AIM OF THE TASK
Return the lines below exactly, starting with the line that contains "The structure CH(Cl)=C(F)-CH3" and stopping after the last line.

[Data records]
____________

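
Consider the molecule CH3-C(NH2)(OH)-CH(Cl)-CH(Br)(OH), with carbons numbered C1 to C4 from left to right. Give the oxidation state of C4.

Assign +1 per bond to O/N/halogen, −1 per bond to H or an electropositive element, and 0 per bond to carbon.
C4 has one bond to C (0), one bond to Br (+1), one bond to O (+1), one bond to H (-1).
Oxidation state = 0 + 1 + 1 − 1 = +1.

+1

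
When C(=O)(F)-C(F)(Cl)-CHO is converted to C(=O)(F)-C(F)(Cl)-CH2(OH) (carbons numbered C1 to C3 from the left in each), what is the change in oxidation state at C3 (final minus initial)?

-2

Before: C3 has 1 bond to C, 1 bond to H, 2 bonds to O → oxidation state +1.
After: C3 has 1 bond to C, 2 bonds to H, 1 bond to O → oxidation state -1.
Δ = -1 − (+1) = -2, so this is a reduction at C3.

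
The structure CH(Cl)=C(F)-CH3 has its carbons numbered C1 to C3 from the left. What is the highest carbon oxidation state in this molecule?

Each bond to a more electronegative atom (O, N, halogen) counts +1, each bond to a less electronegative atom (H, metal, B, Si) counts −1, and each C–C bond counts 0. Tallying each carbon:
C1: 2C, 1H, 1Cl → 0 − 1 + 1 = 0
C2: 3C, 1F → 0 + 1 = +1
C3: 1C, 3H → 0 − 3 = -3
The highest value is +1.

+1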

____________

YOUR RESPONSE
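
The structure CH(Cl)=C(F)-CH3 has its carbons numbered C1 to C3 from the left. What is the highest carbon oxidation state in this molecule?

Each bond to a more electronegative atom (O, N, halogen) counts +1, each bond to a less electronegative atom (H, metal, B, Si) counts −1, and each C–C bond counts 0. Tallying each carbon:
C1: 2C, 1H, 1Cl → 0 − 1 + 1 = 0
C2: 3C, 1F → 0 + 1 = +1
C3: 1C, 3H → 0 − 3 = -3
The highest value is +1.

+1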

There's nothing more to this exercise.